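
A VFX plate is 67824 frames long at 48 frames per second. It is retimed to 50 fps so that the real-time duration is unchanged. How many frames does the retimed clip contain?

70650 frames

Target frames = source frames × (target rate / source rate) = 67824 × (50)/(48) = 67824 × 25/24 = 70650.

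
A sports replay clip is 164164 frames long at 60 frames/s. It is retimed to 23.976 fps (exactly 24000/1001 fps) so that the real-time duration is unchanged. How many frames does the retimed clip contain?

65600 frames

Target frames = source frames × (target rate / source rate) = 164164 × (24000/1001)/(60) = 164164 × 400/1001 = 65600.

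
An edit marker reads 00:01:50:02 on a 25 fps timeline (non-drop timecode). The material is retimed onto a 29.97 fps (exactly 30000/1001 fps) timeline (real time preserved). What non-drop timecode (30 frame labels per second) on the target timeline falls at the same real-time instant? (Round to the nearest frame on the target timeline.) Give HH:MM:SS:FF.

00:01:49:29

Source frame index: (0×3600 + 1×60 + 50) × 25 + 2 = 2752.
Real time: 2752 / (25) = 2752/25 s.
Target frame: (2752/25) × (30000/1001) = 3302400/1001 ≈ 3299.101 → 3299.
At 30 labels/s: frame 3299 → 00:01:49:29.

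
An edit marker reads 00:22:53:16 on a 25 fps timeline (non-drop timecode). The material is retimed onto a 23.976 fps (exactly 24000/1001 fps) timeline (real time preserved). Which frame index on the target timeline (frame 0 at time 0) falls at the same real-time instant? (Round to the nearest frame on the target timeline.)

Source frame index: (0×3600 + 22×60 + 53) × 25 + 16 = 34341.
Real time: 34341 / (25) = 34341/25 s.
Target frame: (34341/25) × (24000/1001) = 32967360/1001 ≈ 32934.426 → 32934.

frame 32934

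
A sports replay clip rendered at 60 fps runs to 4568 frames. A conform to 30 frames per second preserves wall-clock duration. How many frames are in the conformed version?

Target frames = source frames × (target rate / source rate) = 4568 × (30)/(60) = 4568 × 1/2 = 2284.

2284 frames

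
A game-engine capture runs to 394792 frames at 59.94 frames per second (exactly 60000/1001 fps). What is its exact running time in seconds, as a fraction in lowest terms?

Running time = 394792 ÷ (60000/1001) = 394792 × 1001/60000 = 49398349/7500 s.

49398349/7500 seconds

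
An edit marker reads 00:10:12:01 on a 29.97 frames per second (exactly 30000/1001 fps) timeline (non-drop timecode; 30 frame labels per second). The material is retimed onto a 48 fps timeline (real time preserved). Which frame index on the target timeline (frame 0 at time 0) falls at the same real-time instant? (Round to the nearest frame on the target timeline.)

frame 29407

Source frame index: (0×3600 + 10×60 + 12) × 30 + 1 = 18361.
Real time: 18361 / (30000/1001) = 18379361/30000 s.
Target frame: (18379361/30000) × (48) = 18379361/625 ≈ 29406.978 → 29407.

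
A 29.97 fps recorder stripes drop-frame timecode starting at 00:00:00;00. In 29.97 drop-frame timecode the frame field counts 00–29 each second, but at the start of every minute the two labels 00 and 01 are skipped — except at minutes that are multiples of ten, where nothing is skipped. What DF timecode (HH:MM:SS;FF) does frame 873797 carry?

08:05:55;21

Ten DF minutes hold 17982 frames, so frame 873797 lies in block 48 (frames 863136–881117) with 10661 frames into that block.
The block's first minute is 1800 frames and the rest 1798 each; 10661 frames reaches minute 5, so 48 × 18 + 5 × 2 = 874 labels have been skipped so far.
Adding those back, label number 873797 + 874 = 874671 at 30 labels/s is 29155 s + 21 f = 8 h 5 min 55 s frame 21, i.e. 08:05:55;21.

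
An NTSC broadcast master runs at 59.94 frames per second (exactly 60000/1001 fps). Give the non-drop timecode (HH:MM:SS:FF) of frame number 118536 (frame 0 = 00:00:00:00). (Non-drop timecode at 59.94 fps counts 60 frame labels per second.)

118536 ÷ 60 = 1975 full seconds, remainder 36 frames.
1975 s = 0 h 32 min 55 s.
Timecode: 00:32:55:36.

00:32:55:36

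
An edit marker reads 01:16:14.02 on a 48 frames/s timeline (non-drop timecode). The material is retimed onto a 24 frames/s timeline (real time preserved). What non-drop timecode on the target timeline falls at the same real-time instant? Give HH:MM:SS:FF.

01:16:14:01

Source frame index: (1×3600 + 16×60 + 14) × 48 + 2 = 219554.
Real time: 219554 / (48) = 109777/24 s.
Target frame: (109777/24) × (24) = 109777.
At 24 labels/s: frame 109777 → 01:16:14:01.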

------------------------------------------------------------------------

Could you restate the listing above word for word?

> ANSWER SECTION
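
A VFX plate is 67824 frames long at 48 frames per second. It is retimed to 50 fps so that the real-time duration is unchanged. How many frames does the retimed clip contain?

70650 frames

Target frames = source frames × (target rate / source rate) = 67824 × (50)/(48) = 67824 × 25/24 = 70650.

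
A sports replay clip is 164164 frames long at 60 frames/s. It is retimed to 23.976 fps (exactly 24000/1001 fps) so that the real-time duration is unchanged. How many frames does the retimed clip contain?

65600 frames

Target frames = source frames × (target rate / source rate) = 164164 × (24000/1001)/(60) = 164164 × 400/1001 = 65600.

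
An edit marker reads 00:01:50:02 on a 25 fps timeline (non-drop timecode). The material is retimed onto a 29.97 fps (exactly 30000/1001 fps) timeline (real time preserved). What non-drop timecode (30 frame labels per second) on the target timeline falls at the same real-time instant? (Round to the nearest frame on the target timeline.) Give HH:MM:SS:FF.

00:01:49:29

Source frame index: (0×3600 + 1×60 + 50) × 25 + 2 = 2752.
Real time: 2752 / (25) = 2752/25 s.
Target frame: (2752/25) × (30000/1001) = 3302400/1001 ≈ 3299.101 → 3299.
At 30 labels/s: frame 3299 → 00:01:49:29.

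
An edit marker reads 00:22:53:16 on a 25 fps timeline (non-drop timecode). The material is retimed onto a 23.976 fps (exactly 24000/1001 fps) timeline (real time preserved). Which frame index on the target timeline (frame 0 at time 0) falls at the same real-time instant? (Round to the nearest frame on the target timeline.)

Source frame index: (0×3600 + 22×60 + 53) × 25 + 16 = 34341.
Real time: 34341 / (25) = 34341/25 s.
Target frame: (34341/25) × (24000/1001) = 32967360/1001 ≈ 32934.426 → 32934.

frame 32934

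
A sports replay clip rendered at 60 fps runs to 4568 frames. A conform to 30 frames per second preserves wall-clock duration. How many frames are in the conformed version?

Target frames = source frames × (target rate / source rate) = 4568 × (30)/(60) = 4568 × 1/2 = 2284.

2284 frames

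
A game-engine capture runs to 394792 frames at 59.94 frames per second (exactly 60000/1001 fps). What is its exact running time in seconds, as a fraction in lowest terms?

Running time = 394792 ÷ (60000/1001) = 394792 × 1001/60000 = 49398349/7500 s.

49398349/7500 seconds

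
An edit marker reads 00:10:12:01 on a 29.97 frames per second (exactly 30000/1001 fps) timeline (non-drop timecode; 30 frame labels per second). The material is retimed onto a 48 fps timeline (real time preserved). Which frame index on the target timeline (frame 0 at time 0) falls at the same real-time instant? (Round to the nearest frame on the target timeline.)

frame 29407

Source frame index: (0×3600 + 10×60 + 12) × 30 + 1 = 18361.
Real time: 18361 / (30000/1001) = 18379361/30000 s.
Target frame: (18379361/30000) × (48) = 18379361/625 ≈ 29406.978 → 29407.

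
A 29.97 fps recorder stripes drop-frame timecode starting at 00:00:00;00. In 29.97 drop-frame timecode the frame field counts 00–29 each second, but at the start of every minute the two labels 00 and 01 are skipped — except at minutes that are multiples of ten, where nothing is skipped. What DF timecode (HH:MM:SS;FF) does frame 873797 carry?

08:05:55;21

Ten DF minutes hold 17982 frames, so frame 873797 lies in block 48 (frames 863136–881117) with 10661 frames into that block.
The block's first minute is 1800 frames and the rest 1798 each; 10661 frames reaches minute 5, so 48 × 18 + 5 × 2 = 874 labels have been skipped so far.
Adding those back, label number 873797 + 874 = 874671 at 30 labels/s is 29155 s + 21 f = 8 h 5 min 55 s frame 21, i.e. 08:05:55;21.

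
An NTSC broadcast master runs at 59.94 frames per second (exactly 60000/1001 fps). Give the non-drop timecode (HH:MM:SS:FF) of frame number 118536 (frame 0 = 00:00:00:00). (Non-drop timecode at 59.94 fps counts 60 frame labels per second.)

118536 ÷ 60 = 1975 full seconds, remainder 36 frames.
1975 s = 0 h 32 min 55 s.
Timecode: 00:32:55:36.

00:32:55:36

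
An edit marker reads 01:16:14.02 on a 48 frames/s timeline (non-drop timecode). The material is retimed onto a 24 frames/s timeline (real time preserved). What non-drop timecode on the target timeline falls at the same real-time instant? Give HH:MM:SS:FF.

01:16:14:01

Source frame index: (1×3600 + 16×60 + 14) × 48 + 2 = 219554.
Real time: 219554 / (48) = 109777/24 s.
Target frame: (109777/24) × (24) = 109777.
At 24 labels/s: frame 109777 → 01:16:14:01.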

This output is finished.